▸ **Task to carry out**:
In the listing beneath this line, copy exactly the lines starting with the one containing "A hospital study" and going on through the one containing "1.2), (41.2, 1.3)".

==== Records to use ====

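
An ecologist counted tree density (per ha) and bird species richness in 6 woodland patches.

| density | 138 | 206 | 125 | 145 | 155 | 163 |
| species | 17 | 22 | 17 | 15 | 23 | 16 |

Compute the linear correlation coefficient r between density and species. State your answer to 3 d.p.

0.565

n = 6, Σx = 932, Σy = 110, Σx² = 148724, Σy² = 2072, Σxy = 17351
nΣxy − ΣxΣy = 104106 − 102520 = 1586
nΣx² − (Σx)² = 892344 − 868624 = 23720; nΣy² − (Σy)² = 12432 − 12100 = 332
r = 1586 / √(23720 × 332) = 1586 / 2806.2502 ≈ 0.565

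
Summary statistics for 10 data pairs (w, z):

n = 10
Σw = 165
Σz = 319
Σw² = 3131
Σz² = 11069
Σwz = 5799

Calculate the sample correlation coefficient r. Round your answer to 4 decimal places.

r = (nΣwz − ΣwΣz) / √[(nΣw² − (Σw)²)(nΣz² − (Σz)²)]
Numerator: 10×5799 − 165×319 = 5355
Denominator: √[(31310 − 27225)(110690 − 101761)] = √[4085 × 8929] = 6039.4507
r = 5355 / 6039.4507 ≈ 0.8867

0.8867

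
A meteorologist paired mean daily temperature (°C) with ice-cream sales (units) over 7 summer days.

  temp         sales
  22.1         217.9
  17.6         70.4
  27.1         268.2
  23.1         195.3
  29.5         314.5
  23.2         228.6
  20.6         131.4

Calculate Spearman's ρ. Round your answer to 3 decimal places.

Rank temp: 3, 1, 6, 4, 7, 5, 2
Rank sales: 4, 1, 6, 3, 7, 5, 2
d = rank(temp) − rank(sales): -1, 0, 0, 1, 0, 0, 0; Σd² = 2
ρ = 1 − 6Σd² / [n(n²−1)] = 1 − 6×2 / (7×48) = 1 − 12/336 ≈ 0.964

0.964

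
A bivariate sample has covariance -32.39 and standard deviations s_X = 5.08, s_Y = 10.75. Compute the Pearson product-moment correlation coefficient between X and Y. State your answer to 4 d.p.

r = Cov(X,Y) / (s_X · s_Y) = -32.39 / (5.08 × 10.75)
  = -32.39 / 54.6100 ≈ -0.5931

-0.5931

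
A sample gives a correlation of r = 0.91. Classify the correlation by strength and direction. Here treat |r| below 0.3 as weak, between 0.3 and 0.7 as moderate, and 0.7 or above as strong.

r = 0.91 > 0 so the relationship is positive.
|r| = 0.91, which falls in the strong range.

strong positive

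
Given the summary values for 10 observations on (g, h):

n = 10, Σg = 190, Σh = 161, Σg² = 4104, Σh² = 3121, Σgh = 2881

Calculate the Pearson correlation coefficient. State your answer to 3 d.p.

-0.348

r = (nΣgh − ΣgΣh) / √[(nΣg² − (Σg)²)(nΣh² − (Σh)²)]
Numerator: 10×2881 − 190×161 = -1780
Denominator: √[(41040 − 36100)(31210 − 25921)] = √[4940 × 5289] = 5111.5223
r = -1780 / 5111.5223 ≈ -0.348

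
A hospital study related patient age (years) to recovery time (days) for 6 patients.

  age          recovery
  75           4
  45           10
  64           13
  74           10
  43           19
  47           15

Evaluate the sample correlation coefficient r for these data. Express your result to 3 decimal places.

-0.724

n = 6, Σx = 348, Σy = 71, Σx² = 21280, Σy² = 971, Σxy = 3844
nΣxy − ΣxΣy = 23064 − 24708 = -1644
nΣx² − (Σx)² = 127680 − 121104 = 6576; nΣy² − (Σy)² = 5826 − 5041 = 785
r = -1644 / √(6576 × 785) = -1644 / 2272.0387 ≈ -0.724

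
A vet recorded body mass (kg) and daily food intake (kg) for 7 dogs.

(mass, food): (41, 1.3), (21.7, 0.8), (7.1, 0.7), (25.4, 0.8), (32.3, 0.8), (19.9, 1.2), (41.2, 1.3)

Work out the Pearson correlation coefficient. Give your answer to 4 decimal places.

0.6774

n = 7, Σx = 188.6, Σy = 6.9, Σx² = 5984.2, Σy² = 7.23, Σxy = 199.23
nΣxy − ΣxΣy = 1394.61 − 1301.34 = 93.27
nΣx² − (Σx)² = 41889.4 − 35569.96 = 6319.44; nΣy² − (Σy)² = 50.61 − 47.61 = 3
r = 93.27 / √(6319.44 × 3) = 93.27 / 137.6892 ≈ 0.6774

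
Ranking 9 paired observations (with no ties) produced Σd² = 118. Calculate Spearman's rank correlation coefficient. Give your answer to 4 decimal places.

0.0167

ρ = 1 − 6Σd² / [n(n²−1)] = 1 − 6×118 / (9×80)
  = 1 − 708/720 = 1 − 0.98333 ≈ 0.0167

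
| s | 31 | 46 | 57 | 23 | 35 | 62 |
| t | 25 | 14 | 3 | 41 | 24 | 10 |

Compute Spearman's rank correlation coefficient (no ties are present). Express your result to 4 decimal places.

Rank s: 2, 4, 5, 1, 3, 6
Rank t: 5, 3, 1, 6, 4, 2
d = rank(s) − rank(t): -3, 1, 4, -5, -1, 4; Σd² = 68
ρ = 1 − 6Σd² / [n(n²−1)] = 1 − 6×68 / (6×35) = 1 − 408/210 ≈ -0.9429

-0.9429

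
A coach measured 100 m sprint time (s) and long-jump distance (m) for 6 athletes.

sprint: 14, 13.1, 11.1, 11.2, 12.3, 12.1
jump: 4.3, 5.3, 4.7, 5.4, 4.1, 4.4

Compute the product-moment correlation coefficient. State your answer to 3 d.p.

n = 6, Σx = 73.8, Σy = 28.2, Σx² = 913.96, Σy² = 134, Σxy = 345.95
nΣxy − ΣxΣy = 2075.7 − 2081.16 = -5.46
nΣx² − (Σx)² = 5483.76 − 5446.44 = 37.32; nΣy² − (Σy)² = 804 − 795.24 = 8.76
r = -5.46 / √(37.32 × 8.76) = -5.46 / 18.0810 ≈ -0.302

-0.302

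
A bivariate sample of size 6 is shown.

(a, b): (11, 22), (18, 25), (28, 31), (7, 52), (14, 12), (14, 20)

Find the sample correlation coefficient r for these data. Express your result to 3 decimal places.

-0.226

n = 6, Σa = 92, Σb = 162, Σa² = 1670, Σb² = 5318, Σab = 2372
nΣab − ΣaΣb = 14232 − 14904 = -672
nΣa² − (Σa)² = 10020 − 8464 = 1556; nΣb² − (Σb)² = 31908 − 26244 = 5664
r = -672 / √(1556 × 5664) = -672 / 2968.7007 ≈ -0.226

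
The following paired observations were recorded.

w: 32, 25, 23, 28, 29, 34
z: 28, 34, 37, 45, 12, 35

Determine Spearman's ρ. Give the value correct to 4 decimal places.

-0.3714

Rank w: 5, 2, 1, 3, 4, 6
Rank z: 2, 3, 5, 6, 1, 4
d = rank(w) − rank(z): 3, -1, -4, -3, 3, 2; Σd² = 48
ρ = 1 − 6Σd² / [n(n²−1)] = 1 − 6×48 / (6×35) = 1 − 288/210 ≈ -0.3714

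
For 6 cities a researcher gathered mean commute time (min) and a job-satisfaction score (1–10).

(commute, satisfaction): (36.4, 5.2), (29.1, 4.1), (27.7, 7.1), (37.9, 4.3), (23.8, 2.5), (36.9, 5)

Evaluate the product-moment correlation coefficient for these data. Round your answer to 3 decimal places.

n = 6, Σx = 191.8, Σy = 28.2, Σx² = 6303.52, Σy² = 144, Σxy = 912.23
nΣxy − ΣxΣy = 5473.38 − 5408.76 = 64.62
nΣx² − (Σx)² = 37821.12 − 36787.24 = 1033.88; nΣy² − (Σy)² = 864 − 795.24 = 68.76
r = 64.62 / √(1033.88 × 68.76) = 64.62 / 266.6263 ≈ 0.242

0.242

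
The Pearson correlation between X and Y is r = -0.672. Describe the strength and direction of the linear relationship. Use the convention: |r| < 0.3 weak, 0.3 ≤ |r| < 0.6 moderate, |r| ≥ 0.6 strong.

strong negative

r = -0.672 < 0 so the relationship is negative.
|r| = 0.672, which falls in the strong range.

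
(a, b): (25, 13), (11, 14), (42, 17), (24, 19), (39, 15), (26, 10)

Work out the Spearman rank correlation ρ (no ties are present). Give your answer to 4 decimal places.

Rank a: 3, 1, 6, 2, 5, 4
Rank b: 2, 3, 5, 6, 4, 1
d = rank(a) − rank(b): 1, -2, 1, -4, 1, 3; Σd² = 32
ρ = 1 − 6Σd² / [n(n²−1)] = 1 − 6×32 / (6×35) = 1 − 192/210 ≈ 0.0857

0.0857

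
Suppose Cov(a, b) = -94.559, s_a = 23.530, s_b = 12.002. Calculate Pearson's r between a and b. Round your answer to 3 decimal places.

-0.335

r = Cov(a,b) / (s_a · s_b) = -94.559 / (23.530 × 12.002)
  = -94.559 / 282.4071 ≈ -0.335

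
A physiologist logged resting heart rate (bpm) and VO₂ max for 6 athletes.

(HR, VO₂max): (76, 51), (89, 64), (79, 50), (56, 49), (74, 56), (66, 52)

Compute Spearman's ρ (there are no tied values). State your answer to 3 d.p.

0.486

Rank HR: 4, 6, 5, 1, 3, 2
Rank VO₂max: 3, 6, 2, 1, 5, 4
d = rank(HR) − rank(VO₂max): 1, 0, 3, 0, -2, -2; Σd² = 18
ρ = 1 − 6Σd² / [n(n²−1)] = 1 − 6×18 / (6×35) = 1 − 108/210 ≈ 0.486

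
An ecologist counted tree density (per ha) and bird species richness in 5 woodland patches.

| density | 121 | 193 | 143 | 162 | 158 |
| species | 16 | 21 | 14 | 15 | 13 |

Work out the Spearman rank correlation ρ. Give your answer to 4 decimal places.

Rank density: 1, 5, 2, 4, 3
Rank species: 4, 5, 2, 3, 1
d = rank(density) − rank(species): -3, 0, 0, 1, 2; Σd² = 14
ρ = 1 − 6Σd² / [n(n²−1)] = 1 − 6×14 / (5×24) = 1 − 84/120 ≈ 0.3000

0.3000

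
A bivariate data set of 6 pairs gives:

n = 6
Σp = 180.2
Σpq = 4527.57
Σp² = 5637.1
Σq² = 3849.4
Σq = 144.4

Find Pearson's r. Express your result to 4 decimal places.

0.6573

r = (nΣpq − ΣpΣq) / √[(nΣp² − (Σp)²)(nΣq² − (Σq)²)]
Numerator: 6×4527.57 − 180.2×144.4 = 1144.54
Denominator: √[(33822.6 − 32472.04)(23096.4 − 20851.36)] = √[1350.56 × 2245.04] = 1741.2815
r = 1144.54 / 1741.2815 ≈ 0.6573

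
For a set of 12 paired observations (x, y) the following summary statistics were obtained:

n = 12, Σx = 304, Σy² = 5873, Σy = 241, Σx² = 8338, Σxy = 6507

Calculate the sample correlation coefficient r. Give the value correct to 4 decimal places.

0.4953

r = (nΣxy − ΣxΣy) / √[(nΣx² − (Σx)²)(nΣy² − (Σy)²)]
Numerator: 12×6507 − 304×241 = 4820
Denominator: √[(100056 − 92416)(70476 − 58081)] = √[7640 × 12395] = 9731.2795
r = 4820 / 9731.2795 ≈ 0.4953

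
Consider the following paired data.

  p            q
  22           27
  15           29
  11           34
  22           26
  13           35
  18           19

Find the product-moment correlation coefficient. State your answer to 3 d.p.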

====

▸ **Output below**:
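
A hospital study related patient age (years) to recovery time (days) for 6 patients.

  age          recovery
  75           4
  45           10
  64           13
  74           10
  43           19
  47           15

Evaluate the sample correlation coefficient r for these data. Express your result to 3 decimal places.

-0.724

n = 6, Σx = 348, Σy = 71, Σx² = 21280, Σy² = 971, Σxy = 3844
nΣxy − ΣxΣy = 23064 − 24708 = -1644
nΣx² − (Σx)² = 127680 − 121104 = 6576; nΣy² − (Σy)² = 5826 − 5041 = 785
r = -1644 / √(6576 × 785) = -1644 / 2272.0387 ≈ -0.724

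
A vet recorded body mass (kg) and daily food intake (kg) for 7 dogs.

(mass, food): (41, 1.3), (21.7, 0.8), (7.1, 0.7), (25.4, 0.8), (32.3, 0.8), (19.9, 1.2), (41.2, 1.3)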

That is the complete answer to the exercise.